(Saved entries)
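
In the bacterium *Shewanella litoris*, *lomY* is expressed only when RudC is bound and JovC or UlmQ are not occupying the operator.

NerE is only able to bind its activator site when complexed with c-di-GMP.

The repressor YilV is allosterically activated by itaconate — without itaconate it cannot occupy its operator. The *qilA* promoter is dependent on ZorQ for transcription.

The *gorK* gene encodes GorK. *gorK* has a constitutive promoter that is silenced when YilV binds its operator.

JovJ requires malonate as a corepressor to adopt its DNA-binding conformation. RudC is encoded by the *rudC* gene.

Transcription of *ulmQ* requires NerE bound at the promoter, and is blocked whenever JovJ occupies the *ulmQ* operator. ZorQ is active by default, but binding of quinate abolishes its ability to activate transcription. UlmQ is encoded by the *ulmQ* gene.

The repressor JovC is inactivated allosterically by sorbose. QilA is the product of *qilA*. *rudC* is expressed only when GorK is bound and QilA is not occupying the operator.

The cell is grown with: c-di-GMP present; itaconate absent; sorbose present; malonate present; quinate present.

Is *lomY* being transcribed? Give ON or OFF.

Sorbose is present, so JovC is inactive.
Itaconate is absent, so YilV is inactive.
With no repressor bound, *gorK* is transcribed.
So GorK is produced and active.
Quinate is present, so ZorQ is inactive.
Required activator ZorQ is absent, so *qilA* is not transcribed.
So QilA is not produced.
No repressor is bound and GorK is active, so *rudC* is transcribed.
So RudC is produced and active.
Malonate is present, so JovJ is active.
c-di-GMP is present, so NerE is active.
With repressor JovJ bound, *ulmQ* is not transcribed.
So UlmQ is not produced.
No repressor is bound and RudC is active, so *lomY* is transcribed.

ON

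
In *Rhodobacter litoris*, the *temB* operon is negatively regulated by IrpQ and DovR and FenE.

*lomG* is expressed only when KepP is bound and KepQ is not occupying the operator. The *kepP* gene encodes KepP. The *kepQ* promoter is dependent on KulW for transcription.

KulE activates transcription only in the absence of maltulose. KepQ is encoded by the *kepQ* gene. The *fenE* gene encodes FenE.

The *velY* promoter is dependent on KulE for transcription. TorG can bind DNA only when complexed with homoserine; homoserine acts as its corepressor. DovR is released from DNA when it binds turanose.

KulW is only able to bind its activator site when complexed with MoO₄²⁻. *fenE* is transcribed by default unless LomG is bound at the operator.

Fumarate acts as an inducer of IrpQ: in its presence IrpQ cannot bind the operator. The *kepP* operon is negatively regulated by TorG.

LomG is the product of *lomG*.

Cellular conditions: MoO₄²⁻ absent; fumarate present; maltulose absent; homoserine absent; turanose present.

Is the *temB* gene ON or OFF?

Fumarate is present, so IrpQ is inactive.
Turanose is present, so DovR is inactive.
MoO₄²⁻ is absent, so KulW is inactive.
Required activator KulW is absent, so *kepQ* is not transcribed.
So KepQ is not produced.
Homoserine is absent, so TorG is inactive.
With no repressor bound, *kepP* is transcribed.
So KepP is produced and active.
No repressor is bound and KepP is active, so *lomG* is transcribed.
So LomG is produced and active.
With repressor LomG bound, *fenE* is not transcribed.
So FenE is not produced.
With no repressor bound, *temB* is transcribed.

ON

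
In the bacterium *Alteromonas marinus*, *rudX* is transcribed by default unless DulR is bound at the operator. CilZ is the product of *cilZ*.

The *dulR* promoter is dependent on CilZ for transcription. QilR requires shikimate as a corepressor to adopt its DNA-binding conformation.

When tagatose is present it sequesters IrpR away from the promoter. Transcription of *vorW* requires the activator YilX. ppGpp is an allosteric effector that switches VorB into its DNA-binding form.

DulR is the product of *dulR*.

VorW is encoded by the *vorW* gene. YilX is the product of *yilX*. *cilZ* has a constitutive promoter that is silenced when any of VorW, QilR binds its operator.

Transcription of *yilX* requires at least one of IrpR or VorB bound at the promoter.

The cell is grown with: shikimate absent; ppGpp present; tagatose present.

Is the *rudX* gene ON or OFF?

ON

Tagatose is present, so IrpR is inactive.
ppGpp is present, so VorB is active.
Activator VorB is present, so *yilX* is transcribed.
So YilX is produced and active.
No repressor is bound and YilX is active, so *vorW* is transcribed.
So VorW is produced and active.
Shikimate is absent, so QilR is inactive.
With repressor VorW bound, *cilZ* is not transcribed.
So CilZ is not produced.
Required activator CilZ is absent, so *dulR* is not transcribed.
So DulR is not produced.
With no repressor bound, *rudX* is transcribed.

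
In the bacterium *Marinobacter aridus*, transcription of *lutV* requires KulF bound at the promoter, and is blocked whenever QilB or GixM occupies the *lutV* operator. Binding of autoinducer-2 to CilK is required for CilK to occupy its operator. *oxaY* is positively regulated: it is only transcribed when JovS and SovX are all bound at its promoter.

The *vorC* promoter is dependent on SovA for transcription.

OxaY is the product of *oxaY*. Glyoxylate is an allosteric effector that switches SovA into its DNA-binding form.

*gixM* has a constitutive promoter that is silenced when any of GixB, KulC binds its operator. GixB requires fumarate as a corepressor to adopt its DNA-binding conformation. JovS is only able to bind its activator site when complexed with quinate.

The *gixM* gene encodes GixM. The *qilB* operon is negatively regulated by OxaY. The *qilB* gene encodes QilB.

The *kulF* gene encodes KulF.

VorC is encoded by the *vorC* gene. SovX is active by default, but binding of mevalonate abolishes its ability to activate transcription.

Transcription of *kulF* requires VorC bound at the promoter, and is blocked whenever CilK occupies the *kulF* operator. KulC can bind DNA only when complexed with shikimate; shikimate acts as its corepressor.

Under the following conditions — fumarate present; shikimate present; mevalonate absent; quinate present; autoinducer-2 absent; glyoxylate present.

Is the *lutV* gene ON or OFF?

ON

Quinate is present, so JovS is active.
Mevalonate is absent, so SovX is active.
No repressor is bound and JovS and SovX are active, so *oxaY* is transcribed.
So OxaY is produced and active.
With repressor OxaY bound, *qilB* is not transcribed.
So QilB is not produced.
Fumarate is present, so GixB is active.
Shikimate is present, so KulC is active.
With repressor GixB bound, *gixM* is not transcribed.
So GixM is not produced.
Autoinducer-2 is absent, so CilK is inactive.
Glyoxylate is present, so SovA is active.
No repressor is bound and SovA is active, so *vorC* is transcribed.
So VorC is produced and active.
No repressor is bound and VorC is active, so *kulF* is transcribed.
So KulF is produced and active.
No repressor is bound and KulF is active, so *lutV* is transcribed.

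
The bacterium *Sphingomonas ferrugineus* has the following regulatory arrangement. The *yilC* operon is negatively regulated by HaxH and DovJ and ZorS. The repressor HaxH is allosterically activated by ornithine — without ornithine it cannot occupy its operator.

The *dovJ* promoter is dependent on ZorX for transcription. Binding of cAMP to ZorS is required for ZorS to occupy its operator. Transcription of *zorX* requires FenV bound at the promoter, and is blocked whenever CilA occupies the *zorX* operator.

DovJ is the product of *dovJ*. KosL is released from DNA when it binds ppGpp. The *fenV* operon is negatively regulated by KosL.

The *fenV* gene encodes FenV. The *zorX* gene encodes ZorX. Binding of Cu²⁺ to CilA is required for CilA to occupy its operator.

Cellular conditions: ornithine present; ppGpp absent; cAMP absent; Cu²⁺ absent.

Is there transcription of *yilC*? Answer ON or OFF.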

● **Work order**: Retype the first line of the entries and every line after it, please, through the line that contains "JovJ requires malonate". Add nothing.

● **Completed exercise**:
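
In the bacterium *Shewanella litoris*, *lomY* is expressed only when RudC is bound and JovC or UlmQ are not occupying the operator.

NerE is only able to bind its activator site when complexed with c-di-GMP.

The repressor YilV is allosterically activated by itaconate — without itaconate it cannot occupy its operator. The *qilA* promoter is dependent on ZorQ for transcription.

The *gorK* gene encodes GorK. *gorK* has a constitutive promoter that is silenced when YilV binds its operator.

JovJ requires malonate as a corepressor to adopt its DNA-binding conformation. RudC is encoded by the *rudC* gene.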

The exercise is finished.